→ **Given entries**
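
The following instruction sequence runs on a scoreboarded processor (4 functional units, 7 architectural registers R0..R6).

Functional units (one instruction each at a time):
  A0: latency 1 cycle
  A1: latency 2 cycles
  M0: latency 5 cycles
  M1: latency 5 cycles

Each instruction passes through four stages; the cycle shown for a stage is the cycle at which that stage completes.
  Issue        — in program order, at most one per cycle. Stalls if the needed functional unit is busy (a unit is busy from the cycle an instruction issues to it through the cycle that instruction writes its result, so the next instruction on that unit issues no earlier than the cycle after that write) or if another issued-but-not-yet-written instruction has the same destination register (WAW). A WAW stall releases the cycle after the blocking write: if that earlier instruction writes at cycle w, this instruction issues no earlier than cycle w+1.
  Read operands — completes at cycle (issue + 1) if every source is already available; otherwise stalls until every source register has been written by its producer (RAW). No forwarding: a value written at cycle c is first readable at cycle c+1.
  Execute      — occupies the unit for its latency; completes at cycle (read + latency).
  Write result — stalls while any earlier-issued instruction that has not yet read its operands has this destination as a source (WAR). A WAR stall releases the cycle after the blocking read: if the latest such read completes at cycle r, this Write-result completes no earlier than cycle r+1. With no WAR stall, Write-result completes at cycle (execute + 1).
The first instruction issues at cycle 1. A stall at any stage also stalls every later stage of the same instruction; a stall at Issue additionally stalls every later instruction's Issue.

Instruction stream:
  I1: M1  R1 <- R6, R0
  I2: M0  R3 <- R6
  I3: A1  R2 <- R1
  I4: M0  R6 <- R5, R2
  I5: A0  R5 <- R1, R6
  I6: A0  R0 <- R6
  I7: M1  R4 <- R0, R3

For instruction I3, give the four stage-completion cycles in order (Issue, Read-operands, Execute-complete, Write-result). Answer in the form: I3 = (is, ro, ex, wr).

I3 = (3, 9, 11, 12)

t=1  issue I1 (M1)
t=2  I1 read-ops · issue I2 (M0)
t=3  I2 read-ops · issue I3 (A1)
t=7  I1 finished on M1
t=8  I1→R1 · I2 finished on M0
t=9  I2→R3 · I3 read-ops
t=10  issue I4 (M0)
t=11  I3 finished on A1 · issue I5 (A0)
t=12  I3→R2
t=13  I4 read-ops
t=18  I4 finished on M0
t=19  I4→R6
t=20  I5 read-ops
t=21  I5 finished on A0
t=22  I5→R5
t=23  issue I6 (A0)
t=24  I6 read-ops · issue I7 (M1)
t=25  I6 finished on A0
t=26  I6→R0
t=27  I7 read-ops
t=32  I7 finished on M1
t=33  I7→R4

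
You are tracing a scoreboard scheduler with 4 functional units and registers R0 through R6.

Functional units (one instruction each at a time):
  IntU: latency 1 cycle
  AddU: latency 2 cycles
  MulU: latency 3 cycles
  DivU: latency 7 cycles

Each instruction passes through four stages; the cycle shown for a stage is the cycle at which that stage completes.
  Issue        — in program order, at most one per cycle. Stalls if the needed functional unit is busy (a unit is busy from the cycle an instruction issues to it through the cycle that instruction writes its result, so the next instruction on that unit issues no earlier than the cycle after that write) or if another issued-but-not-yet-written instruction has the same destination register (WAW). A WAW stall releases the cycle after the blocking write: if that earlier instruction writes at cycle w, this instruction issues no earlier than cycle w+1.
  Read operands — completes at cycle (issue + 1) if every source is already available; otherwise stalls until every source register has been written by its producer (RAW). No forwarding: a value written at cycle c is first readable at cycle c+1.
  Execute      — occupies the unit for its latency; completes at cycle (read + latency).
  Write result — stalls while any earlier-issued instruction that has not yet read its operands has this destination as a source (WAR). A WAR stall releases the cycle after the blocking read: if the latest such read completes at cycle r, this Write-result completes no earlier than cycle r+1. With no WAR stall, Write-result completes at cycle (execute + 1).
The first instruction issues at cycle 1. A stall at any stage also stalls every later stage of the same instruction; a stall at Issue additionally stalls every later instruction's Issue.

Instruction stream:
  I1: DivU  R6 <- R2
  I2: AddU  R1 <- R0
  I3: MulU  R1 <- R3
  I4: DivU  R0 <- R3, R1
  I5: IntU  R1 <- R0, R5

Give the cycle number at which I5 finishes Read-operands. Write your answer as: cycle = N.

cycle = 22

cycle 1: I1 dispatched to DivU
cycle 2: I1 operands ready · I2 dispatched to AddU
cycle 3: I2 operands ready
cycle 5: I2 complete
cycle 6: R1←I2
cycle 7: I3 dispatched to MulU
cycle 8: I3 operands ready
cycle 9: I1 complete
cycle 10: R6←I1
cycle 11: I3 complete · I4 dispatched to DivU
cycle 12: R1←I3
cycle 13: I4 operands ready · I5 dispatched to IntU
cycle 20: I4 complete
cycle 21: R0←I4
cycle 22: I5 operands ready
cycle 23: I5 complete
cycle 24: R1←I5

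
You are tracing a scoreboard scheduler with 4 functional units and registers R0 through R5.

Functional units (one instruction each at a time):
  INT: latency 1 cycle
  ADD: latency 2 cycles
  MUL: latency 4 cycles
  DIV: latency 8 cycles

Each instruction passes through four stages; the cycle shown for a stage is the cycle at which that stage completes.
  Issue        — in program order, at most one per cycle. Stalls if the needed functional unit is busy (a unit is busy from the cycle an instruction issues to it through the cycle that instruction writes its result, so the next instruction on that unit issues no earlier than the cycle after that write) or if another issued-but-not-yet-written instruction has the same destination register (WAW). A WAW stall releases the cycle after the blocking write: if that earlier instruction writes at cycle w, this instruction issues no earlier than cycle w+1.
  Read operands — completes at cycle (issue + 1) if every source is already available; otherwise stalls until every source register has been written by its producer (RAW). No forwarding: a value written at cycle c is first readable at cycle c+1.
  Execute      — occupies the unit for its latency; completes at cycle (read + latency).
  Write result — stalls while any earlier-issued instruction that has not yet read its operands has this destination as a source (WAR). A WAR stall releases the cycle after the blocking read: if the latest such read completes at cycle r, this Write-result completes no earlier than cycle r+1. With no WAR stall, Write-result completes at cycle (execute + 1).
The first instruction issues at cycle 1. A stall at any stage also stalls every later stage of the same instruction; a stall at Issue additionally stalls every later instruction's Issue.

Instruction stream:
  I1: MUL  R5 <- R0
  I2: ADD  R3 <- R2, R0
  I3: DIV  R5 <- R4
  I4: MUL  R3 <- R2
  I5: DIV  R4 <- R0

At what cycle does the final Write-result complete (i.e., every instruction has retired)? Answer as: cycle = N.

1) issue 1, read 2, done 6, write 7
2) issue 2, read 3, done 5, write 6
3) issue 8, read 9, done 17, write 18  <WAW R5: wait I1 write@7>
4) issue 9, read 10, done 14, write 15
5) issue 19, read 20, done 28, write 29  <struct: DIV busy until I3 writes@18>

cycle = 29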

→ **What you have to do**
Reproduce every line of the data verbatim.

→ **Completed exercise**
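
The following instruction sequence runs on a scoreboarded processor (4 functional units, 7 architectural registers R0..R6).

Functional units (one instruction each at a time):
  A0: latency 1 cycle
  A1: latency 2 cycles
  M0: latency 5 cycles
  M1: latency 5 cycles

Each instruction passes through four stages; the cycle shown for a stage is the cycle at which that stage completes.
  Issue        — in program order, at most one per cycle. Stalls if the needed functional unit is busy (a unit is busy from the cycle an instruction issues to it through the cycle that instruction writes its result, so the next instruction on that unit issues no earlier than the cycle after that write) or if another issued-but-not-yet-written instruction has the same destination register (WAW). A WAW stall releases the cycle after the blocking write: if that earlier instruction writes at cycle w, this instruction issues no earlier than cycle w+1.
  Read operands — completes at cycle (issue + 1) if every source is already available; otherwise stalls until every source register has been written by its producer (RAW). No forwarding: a value written at cycle c is first readable at cycle c+1.
  Execute      — occupies the unit for its latency; completes at cycle (read + latency).
  Write result — stalls while any earlier-issued instruction that has not yet read its operands has this destination as a source (WAR). A WAR stall releases the cycle after the blocking read: if the latest such read completes at cycle r, this Write-result completes no earlier than cycle r+1. With no WAR stall, Write-result completes at cycle (execute + 1).
The first instruction issues at cycle 1. A stall at any stage also stalls every later stage of the same instruction; a stall at Issue additionally stalls every later instruction's Issue.

Instruction stream:
  I1: M1  R1 <- R6, R0
  I2: M0  R3 <- R6
  I3: A1  R2 <- R1
  I4: M0  R6 <- R5, R2
  I5: A0  R5 <- R1, R6
  I6: A0  R0 <- R6
  I7: M1  R4 <- R0, R3

For instruction I3, give the four stage-completion cycles in order (Issue, Read-operands, Execute-complete, Write-result). Answer in the form: I3 = (is, ro, ex, wr).

I3 = (3, 9, 11, 12)

t=1  issue I1 (M1)
t=2  I1 read-ops · issue I2 (M0)
t=3  I2 read-ops · issue I3 (A1)
t=7  I1 finished on M1
t=8  I1→R1 · I2 finished on M0
t=9  I2→R3 · I3 read-ops
t=10  issue I4 (M0)
t=11  I3 finished on A1 · issue I5 (A0)
t=12  I3→R2
t=13  I4 read-ops
t=18  I4 finished on M0
t=19  I4→R6
t=20  I5 read-ops
t=21  I5 finished on A0
t=22  I5→R5
t=23  issue I6 (A0)
t=24  I6 read-ops · issue I7 (M1)
t=25  I6 finished on A0
t=26  I6→R0
t=27  I7 read-ops
t=32  I7 finished on M1
t=33  I7→R4

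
You are tracing a scoreboard scheduler with 4 functional units and registers R0 through R6.

Functional units (one instruction each at a time):
  IntU: latency 1 cycle
  AddU: latency 2 cycles
  MulU: latency 3 cycles
  DivU: latency 7 cycles

Each instruction passes through four stages; the cycle shown for a stage is the cycle at which that stage completes.
  Issue        — in program order, at most one per cycle. Stalls if the needed functional unit is busy (a unit is busy from the cycle an instruction issues to it through the cycle that instruction writes its result, so the next instruction on that unit issues no earlier than the cycle after that write) or if another issued-but-not-yet-written instruction has the same destination register (WAW). A WAW stall releases the cycle after the blocking write: if that earlier instruction writes at cycle w, this instruction issues no earlier than cycle w+1.
  Read operands — completes at cycle (issue + 1) if every source is already available; otherwise stalls until every source register has been written by its producer (RAW). No forwarding: a value written at cycle c is first readable at cycle c+1.
  Execute      — occupies the unit for its latency; completes at cycle (read + latency).
  Write result — stalls while any earlier-issued instruction that has not yet read its operands has this destination as a source (WAR). A WAR stall releases the cycle after the blocking read: if the latest such read completes at cycle r, this Write-result completes no earlier than cycle r+1. With no WAR stall, Write-result completes at cycle (execute + 1).
The first instruction issues at cycle 1. A stall at any stage also stalls every later stage of the same instruction; a stall at Issue additionally stalls every later instruction's Issue.

Instruction stream:
  I1: DivU  R6 <- R2
  I2: AddU  R1 <- R0
  I3: MulU  R1 <- R3
  I4: DivU  R0 <- R3, R1
  I5: IntU  R1 <- R0, R5

Give the cycle number at which I5 finishes Read-operands. Write your answer as: cycle = N.

cycle = 22

cycle 1: I1 dispatched to DivU
cycle 2: I1 operands ready · I2 dispatched to AddU
cycle 3: I2 operands ready
cycle 5: I2 complete
cycle 6: R1←I2
cycle 7: I3 dispatched to MulU
cycle 8: I3 operands ready
cycle 9: I1 complete
cycle 10: R6←I1
cycle 11: I3 complete · I4 dispatched to DivU
cycle 12: R1←I3
cycle 13: I4 operands ready · I5 dispatched to IntU
cycle 20: I4 complete
cycle 21: R0←I4
cycle 22: I5 operands ready
cycle 23: I5 complete
cycle 24: R1←I5

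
You are tracing a scoreboard scheduler with 4 functional units and registers R0 through R5.

Functional units (one instruction each at a time):
  INT: latency 1 cycle
  ADD: latency 2 cycles
  MUL: latency 4 cycles
  DIV: latency 8 cycles

Each instruction passes through four stages; the cycle shown for a stage is the cycle at which that stage completes.
  Issue        — in program order, at most one per cycle. Stalls if the needed functional unit is busy (a unit is busy from the cycle an instruction issues to it through the cycle that instruction writes its result, so the next instruction on that unit issues no earlier than the cycle after that write) or if another issued-but-not-yet-written instruction has the same destination register (WAW). A WAW stall releases the cycle after the blocking write: if that earlier instruction writes at cycle w, this instruction issues no earlier than cycle w+1.
  Read operands — completes at cycle (issue + 1) if every source is already available; otherwise stalls until every source register has been written by its producer (RAW). No forwarding: a value written at cycle c is first readable at cycle c+1.
  Execute      — occupies the unit for its latency; completes at cycle (read + latency).
  Write result — stalls while any earlier-issued instruction that has not yet read its operands has this destination as a source (WAR). A WAR stall releases the cycle after the blocking read: if the latest such read completes at cycle r, this Write-result completes no earlier than cycle r+1. With no WAR stall, Write-result completes at cycle (execute + 1).
The first instruction issues at cycle 1. A stall at any stage also stalls every later stage of the same instruction; a stall at Issue additionally stalls every later instruction's Issue.

Instruction stream:
  I1: MUL  R5 <- R0
  I2: ADD  R3 <- R2, R0
  I3: DIV  R5 <- R4
  I4: MUL  R3 <- R2
  I5: DIV  R4 <- R0

At what cycle does the final Write-result complete (i.e., every instruction has retired)? Answer as: cycle = N.

1) issue 1, read 2, done 6, write 7
2) issue 2, read 3, done 5, write 6
3) issue 8, read 9, done 17, write 18  <WAW R5: wait I1 write@7>
4) issue 9, read 10, done 14, write 15
5) issue 19, read 20, done 28, write 29  <struct: DIV busy until I3 writes@18>

cycle = 29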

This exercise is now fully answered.